**What to do:** Please print the records below exactly as they are.

===== Task input

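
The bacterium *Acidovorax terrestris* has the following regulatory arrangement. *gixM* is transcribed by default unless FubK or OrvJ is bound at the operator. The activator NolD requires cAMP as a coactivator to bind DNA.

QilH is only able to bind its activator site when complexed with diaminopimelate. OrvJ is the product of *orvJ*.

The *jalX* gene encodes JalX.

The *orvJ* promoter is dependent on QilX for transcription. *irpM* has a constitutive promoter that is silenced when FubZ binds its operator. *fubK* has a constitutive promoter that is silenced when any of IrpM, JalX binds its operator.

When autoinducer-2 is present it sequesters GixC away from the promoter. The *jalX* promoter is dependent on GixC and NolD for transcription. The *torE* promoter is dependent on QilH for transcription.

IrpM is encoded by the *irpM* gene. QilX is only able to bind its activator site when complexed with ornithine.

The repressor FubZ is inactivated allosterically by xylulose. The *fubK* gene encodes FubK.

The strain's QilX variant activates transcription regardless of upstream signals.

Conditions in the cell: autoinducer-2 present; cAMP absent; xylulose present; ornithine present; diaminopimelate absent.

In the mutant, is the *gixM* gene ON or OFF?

Xylulose is present, so FubZ is inactive.
With no repressor bound, *irpM* is transcribed.
So IrpM is produced and active.
Autoinducer-2 is present, so GixC is inactive.
cAMP is absent, so NolD is inactive.
Required activator GixC is absent, so *jalX* is not transcribed.
So JalX is not produced.
With repressor IrpM bound, *fubK* is not transcribed.
So FubK is not produced.
QilX is constitutively active in this strain.
No repressor is bound and QilX is active, so *orvJ* is transcribed.
So OrvJ is produced and active.
With repressor OrvJ bound, *gixM* is not transcribed.

OFF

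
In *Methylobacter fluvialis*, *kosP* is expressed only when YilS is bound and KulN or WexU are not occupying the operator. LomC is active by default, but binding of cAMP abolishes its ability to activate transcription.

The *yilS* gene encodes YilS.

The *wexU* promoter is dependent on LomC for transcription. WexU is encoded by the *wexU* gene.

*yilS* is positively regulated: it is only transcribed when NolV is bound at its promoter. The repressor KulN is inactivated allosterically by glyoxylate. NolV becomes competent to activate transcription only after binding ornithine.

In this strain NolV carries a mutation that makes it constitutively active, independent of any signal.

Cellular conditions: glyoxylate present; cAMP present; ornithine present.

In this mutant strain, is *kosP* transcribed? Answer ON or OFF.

Glyoxylate is present, so KulN is inactive.
cAMP is present, so LomC is inactive.
Required activator LomC is absent, so *wexU* is not transcribed.
So WexU is not produced.
NolV is constitutively active in this strain.
No repressor is bound and NolV is active, so *yilS* is transcribed.
So YilS is produced and active.
No repressor is bound and YilS is active, so *kosP* is transcribed.

ON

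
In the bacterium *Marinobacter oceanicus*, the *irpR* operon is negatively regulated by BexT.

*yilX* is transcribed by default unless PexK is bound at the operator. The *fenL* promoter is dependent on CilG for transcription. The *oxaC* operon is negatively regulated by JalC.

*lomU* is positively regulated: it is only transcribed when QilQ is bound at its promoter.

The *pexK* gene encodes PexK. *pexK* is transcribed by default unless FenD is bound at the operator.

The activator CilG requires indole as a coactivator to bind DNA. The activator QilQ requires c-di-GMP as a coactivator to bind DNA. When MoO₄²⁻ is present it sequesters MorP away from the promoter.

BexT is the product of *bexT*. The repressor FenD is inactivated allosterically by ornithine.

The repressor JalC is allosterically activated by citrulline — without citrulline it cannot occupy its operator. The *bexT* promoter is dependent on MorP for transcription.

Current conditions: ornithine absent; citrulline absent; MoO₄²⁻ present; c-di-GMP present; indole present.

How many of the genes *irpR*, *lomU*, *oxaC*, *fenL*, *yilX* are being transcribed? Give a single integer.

MoO₄²⁻ is present, so MorP is inactive.
Required activator MorP is absent, so *bexT* is not transcribed.
So BexT is not produced.
With no repressor bound, *irpR* is transcribed.
→ *irpR* is ON.
c-di-GMP is present, so QilQ is active.
No repressor is bound and QilQ is active, so *lomU* is transcribed.
→ *lomU* is ON.
Citrulline is absent, so JalC is inactive.
With no repressor bound, *oxaC* is transcribed.
→ *oxaC* is ON.
Indole is present, so CilG is active.
No repressor is bound and CilG is active, so *fenL* is transcribed.
→ *fenL* is ON.
Ornithine is absent, so FenD is active.
With repressor FenD bound, *pexK* is not transcribed.
So PexK is not produced.
With no repressor bound, *yilX* is transcribed.
→ *yilX* is ON.
5 of the 5 genes are transcribed.

5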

==========

**Task response:**
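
The bacterium *Acidovorax terrestris* has the following regulatory arrangement. *gixM* is transcribed by default unless FubK or OrvJ is bound at the operator. The activator NolD requires cAMP as a coactivator to bind DNA.

QilH is only able to bind its activator site when complexed with diaminopimelate. OrvJ is the product of *orvJ*.

The *jalX* gene encodes JalX.

The *orvJ* promoter is dependent on QilX for transcription. *irpM* has a constitutive promoter that is silenced when FubZ binds its operator. *fubK* has a constitutive promoter that is silenced when any of IrpM, JalX binds its operator.

When autoinducer-2 is present it sequesters GixC away from the promoter. The *jalX* promoter is dependent on GixC and NolD for transcription. The *torE* promoter is dependent on QilH for transcription.

IrpM is encoded by the *irpM* gene. QilX is only able to bind its activator site when complexed with ornithine.

The repressor FubZ is inactivated allosterically by xylulose. The *fubK* gene encodes FubK.

The strain's QilX variant activates transcription regardless of upstream signals.

Conditions in the cell: autoinducer-2 present; cAMP absent; xylulose present; ornithine present; diaminopimelate absent.

In the mutant, is the *gixM* gene ON or OFF?

Xylulose is present, so FubZ is inactive.
With no repressor bound, *irpM* is transcribed.
So IrpM is produced and active.
Autoinducer-2 is present, so GixC is inactive.
cAMP is absent, so NolD is inactive.
Required activator GixC is absent, so *jalX* is not transcribed.
So JalX is not produced.
With repressor IrpM bound, *fubK* is not transcribed.
So FubK is not produced.
QilX is constitutively active in this strain.
No repressor is bound and QilX is active, so *orvJ* is transcribed.
So OrvJ is produced and active.
With repressor OrvJ bound, *gixM* is not transcribed.

OFF

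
In *Methylobacter fluvialis*, *kosP* is expressed only when YilS is bound and KulN or WexU are not occupying the operator. LomC is active by default, but binding of cAMP abolishes its ability to activate transcription.

The *yilS* gene encodes YilS.

The *wexU* promoter is dependent on LomC for transcription. WexU is encoded by the *wexU* gene.

*yilS* is positively regulated: it is only transcribed when NolV is bound at its promoter. The repressor KulN is inactivated allosterically by glyoxylate. NolV becomes competent to activate transcription only after binding ornithine.

In this strain NolV carries a mutation that makes it constitutively active, independent of any signal.

Cellular conditions: glyoxylate present; cAMP present; ornithine present.

In this mutant strain, is *kosP* transcribed? Answer ON or OFF.

Glyoxylate is present, so KulN is inactive.
cAMP is present, so LomC is inactive.
Required activator LomC is absent, so *wexU* is not transcribed.
So WexU is not produced.
NolV is constitutively active in this strain.
No repressor is bound and NolV is active, so *yilS* is transcribed.
So YilS is produced and active.
No repressor is bound and YilS is active, so *kosP* is transcribed.

ON

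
In the bacterium *Marinobacter oceanicus*, the *irpR* operon is negatively regulated by BexT.

*yilX* is transcribed by default unless PexK is bound at the operator. The *fenL* promoter is dependent on CilG for transcription. The *oxaC* operon is negatively regulated by JalC.

*lomU* is positively regulated: it is only transcribed when QilQ is bound at its promoter.

The *pexK* gene encodes PexK. *pexK* is transcribed by default unless FenD is bound at the operator.

The activator CilG requires indole as a coactivator to bind DNA. The activator QilQ requires c-di-GMP as a coactivator to bind DNA. When MoO₄²⁻ is present it sequesters MorP away from the promoter.

BexT is the product of *bexT*. The repressor FenD is inactivated allosterically by ornithine.

The repressor JalC is allosterically activated by citrulline — without citrulline it cannot occupy its operator. The *bexT* promoter is dependent on MorP for transcription.

Current conditions: ornithine absent; citrulline absent; MoO₄²⁻ present; c-di-GMP present; indole present.

How many of the genes *irpR*, *lomU*, *oxaC*, *fenL*, *yilX* are being transcribed? Give a single integer.

MoO₄²⁻ is present, so MorP is inactive.
Required activator MorP is absent, so *bexT* is not transcribed.
So BexT is not produced.
With no repressor bound, *irpR* is transcribed.
→ *irpR* is ON.
c-di-GMP is present, so QilQ is active.
No repressor is bound and QilQ is active, so *lomU* is transcribed.
→ *lomU* is ON.
Citrulline is absent, so JalC is inactive.
With no repressor bound, *oxaC* is transcribed.
→ *oxaC* is ON.
Indole is present, so CilG is active.
No repressor is bound and CilG is active, so *fenL* is transcribed.
→ *fenL* is ON.
Ornithine is absent, so FenD is active.
With repressor FenD bound, *pexK* is not transcribed.
So PexK is not produced.
With no repressor bound, *yilX* is transcribed.
→ *yilX* is ON.
5 of the 5 genes are transcribed.

5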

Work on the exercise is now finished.